Write out again, exactly, the lines below starting at the one with "Find [[8, -3], [7, -10], [2, -8]]" and ending at the one with "max([-6, 15, 19, 5, 11, -16, -14]) = 19".

■ **WORKING DATA**:
BEGIN
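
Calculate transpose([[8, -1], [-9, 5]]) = [[8, -9], [-1, 5]]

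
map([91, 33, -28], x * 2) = [182, 66, -56]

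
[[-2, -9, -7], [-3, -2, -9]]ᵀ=[[-2, -3], [-9, -2], [-7, -9]]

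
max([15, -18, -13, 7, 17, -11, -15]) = 17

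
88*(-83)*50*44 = -16068800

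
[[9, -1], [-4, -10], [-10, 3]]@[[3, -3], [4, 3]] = [[23, -30], [-52, -18], [-18, 39]]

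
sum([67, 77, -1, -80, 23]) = 67 + 77 + (-1) + (-80) + 23
= 86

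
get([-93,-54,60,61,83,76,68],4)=83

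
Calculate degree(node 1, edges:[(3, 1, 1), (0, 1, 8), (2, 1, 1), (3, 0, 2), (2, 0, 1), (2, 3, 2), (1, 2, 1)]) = incident: (3,1), (0,1), (2,1), (1,2)
= 4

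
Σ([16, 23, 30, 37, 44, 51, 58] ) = 16 + 23 + 30 + 37 + 44 + 51 + 58
= 259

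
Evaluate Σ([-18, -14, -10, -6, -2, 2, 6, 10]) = (-18) + (-14) + (-10) + (-6) + (-2) + 2 + 6 + 10
= -32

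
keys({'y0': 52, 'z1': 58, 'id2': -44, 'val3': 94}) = ['y0', 'z1', 'id2', 'val3']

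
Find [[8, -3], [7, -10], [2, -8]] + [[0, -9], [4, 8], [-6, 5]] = [[8, -12], [11, -2], [-4, -3]]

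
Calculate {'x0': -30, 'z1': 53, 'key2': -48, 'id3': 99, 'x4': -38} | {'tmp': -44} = {'x0': -30, 'z1': 53, 'key2': -48, 'id3': 99, 'x4': -38, 'tmp': -44}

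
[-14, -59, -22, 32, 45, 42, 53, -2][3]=32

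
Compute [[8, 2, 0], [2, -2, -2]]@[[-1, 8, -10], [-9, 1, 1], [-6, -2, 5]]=C[0][0] = (8)*(-1) + (2)*(-9) + (0)*(-6) = -26
C[0][1] = (8)*(8) + (2)*(1) + (0)*(-2) = 66
C[0][2] = (8)*(-10) + (2)*(1) + (0)*(5) = -78
C[1][0] = (2)*(-1) + (-2)*(-9) + (-2)*(-6) = 28
C[1][1] = (2)*(8) + (-2)*(1) + (-2)*(-2) = 18
C[1][2] = (2)*(-10) + (-2)*(1) + (-2)*(5) = -32
= [[-26, 66, -78], [28, 18, -32]]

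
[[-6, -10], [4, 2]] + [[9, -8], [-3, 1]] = [[3, -18], [1, 3]]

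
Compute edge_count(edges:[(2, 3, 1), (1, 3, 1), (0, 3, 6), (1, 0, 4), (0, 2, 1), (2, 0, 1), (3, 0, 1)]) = 7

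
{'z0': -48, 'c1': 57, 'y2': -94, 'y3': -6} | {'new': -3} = {'z0': -48, 'c1': 57, 'y2': -94, 'y3': -6, 'new': -3}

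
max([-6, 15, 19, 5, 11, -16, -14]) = 19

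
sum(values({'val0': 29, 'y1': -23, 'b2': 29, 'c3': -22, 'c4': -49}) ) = -36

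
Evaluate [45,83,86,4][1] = 83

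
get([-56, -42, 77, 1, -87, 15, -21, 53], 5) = 15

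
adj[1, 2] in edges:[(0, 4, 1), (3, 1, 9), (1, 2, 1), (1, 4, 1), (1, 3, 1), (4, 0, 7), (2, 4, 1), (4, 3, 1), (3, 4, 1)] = 1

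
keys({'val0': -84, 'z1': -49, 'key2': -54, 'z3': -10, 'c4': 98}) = ['val0', 'z1', 'key2', 'z3', 'c4']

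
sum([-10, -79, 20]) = (-10) + (-79) + 20
= -69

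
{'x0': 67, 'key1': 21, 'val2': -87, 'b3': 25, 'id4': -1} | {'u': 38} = {'x0': 67, 'key1': 21, 'val2': -87, 'b3': 25, 'id4': -1, 'u': 38}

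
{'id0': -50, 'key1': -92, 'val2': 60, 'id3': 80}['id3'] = 80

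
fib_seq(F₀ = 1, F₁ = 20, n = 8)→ [1, 20, 21, 41, 62, 103, 165, 268]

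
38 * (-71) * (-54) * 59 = 8595828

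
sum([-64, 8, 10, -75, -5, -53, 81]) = (-64) + 8 + 10 + (-75) + (-5) + (-53) + 81
= -98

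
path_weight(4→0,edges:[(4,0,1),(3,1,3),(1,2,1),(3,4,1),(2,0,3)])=1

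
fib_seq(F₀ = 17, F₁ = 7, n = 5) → F_2 = F_1 + F_0 = 24
F_3 = F_2 + F_1 = 31
F_4 = F_3 + F_2 = 55
= [17, 7, 24, 31, 55]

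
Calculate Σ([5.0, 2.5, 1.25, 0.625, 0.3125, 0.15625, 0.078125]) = 9.921875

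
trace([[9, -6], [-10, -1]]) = 8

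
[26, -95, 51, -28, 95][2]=51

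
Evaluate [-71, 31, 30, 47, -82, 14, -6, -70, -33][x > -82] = keep x where x > -82: -71✓, 31✓, 30✓, 47✓, -82✗, 14✓, -6✓, -70✓, -33✓
= [-71, 31, 30, 47, 14, -6, -70, -33]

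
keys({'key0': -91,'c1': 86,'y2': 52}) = ['key0', 'c1', 'y2']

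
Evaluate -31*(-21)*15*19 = 185535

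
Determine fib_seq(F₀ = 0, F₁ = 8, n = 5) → [0, 8, 8, 16, 24]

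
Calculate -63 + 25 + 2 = -36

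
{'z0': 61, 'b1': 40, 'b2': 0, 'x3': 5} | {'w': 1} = {'z0': 61, 'b1': 40, 'b2': 0, 'x3': 5, 'w': 1}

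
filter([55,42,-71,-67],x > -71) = keep x where x > -71: 55✓, 42✓, -71✗, -67✓
= [55, 42, -67]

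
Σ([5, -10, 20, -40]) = 5 + -10 + 20 + -40
= -25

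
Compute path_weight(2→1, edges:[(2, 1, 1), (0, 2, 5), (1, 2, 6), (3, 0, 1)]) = 1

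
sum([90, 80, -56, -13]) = 90 + 80 + (-56) + (-13)
= 101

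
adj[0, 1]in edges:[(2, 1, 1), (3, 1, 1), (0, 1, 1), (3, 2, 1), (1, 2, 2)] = 1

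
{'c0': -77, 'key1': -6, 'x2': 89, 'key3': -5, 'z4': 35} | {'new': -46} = {'c0': -77, 'key1': -6, 'x2': 89, 'key3': -5, 'z4': 35, 'new': -46}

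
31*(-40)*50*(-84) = 5208000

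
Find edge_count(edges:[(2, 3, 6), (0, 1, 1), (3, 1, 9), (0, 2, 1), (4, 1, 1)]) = 5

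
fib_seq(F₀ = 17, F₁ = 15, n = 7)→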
END
■ **RESULT OF THE EXERCISE**:
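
Find [[8, -3], [7, -10], [2, -8]] + [[0, -9], [4, 8], [-6, 5]] = [[8, -12], [11, -2], [-4, -3]]

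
Calculate {'x0': -30, 'z1': 53, 'key2': -48, 'id3': 99, 'x4': -38} | {'tmp': -44} = {'x0': -30, 'z1': 53, 'key2': -48, 'id3': 99, 'x4': -38, 'tmp': -44}

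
[-14, -59, -22, 32, 45, 42, 53, -2][3]=32

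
Compute [[8, 2, 0], [2, -2, -2]]@[[-1, 8, -10], [-9, 1, 1], [-6, -2, 5]]=C[0][0] = (8)*(-1) + (2)*(-9) + (0)*(-6) = -26
C[0][1] = (8)*(8) + (2)*(1) + (0)*(-2) = 66
C[0][2] = (8)*(-10) + (2)*(1) + (0)*(5) = -78
C[1][0] = (2)*(-1) + (-2)*(-9) + (-2)*(-6) = 28
C[1][1] = (2)*(8) + (-2)*(1) + (-2)*(-2) = 18
C[1][2] = (2)*(-10) + (-2)*(1) + (-2)*(5) = -32
= [[-26, 66, -78], [28, 18, -32]]

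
[[-6, -10], [4, 2]] + [[9, -8], [-3, 1]] = [[3, -18], [1, 3]]

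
Compute edge_count(edges:[(2, 3, 1), (1, 3, 1), (0, 3, 6), (1, 0, 4), (0, 2, 1), (2, 0, 1), (3, 0, 1)]) = 7

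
{'z0': -48, 'c1': 57, 'y2': -94, 'y3': -6} | {'new': -3} = {'z0': -48, 'c1': 57, 'y2': -94, 'y3': -6, 'new': -3}

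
max([-6, 15, 19, 5, 11, -16, -14]) = 19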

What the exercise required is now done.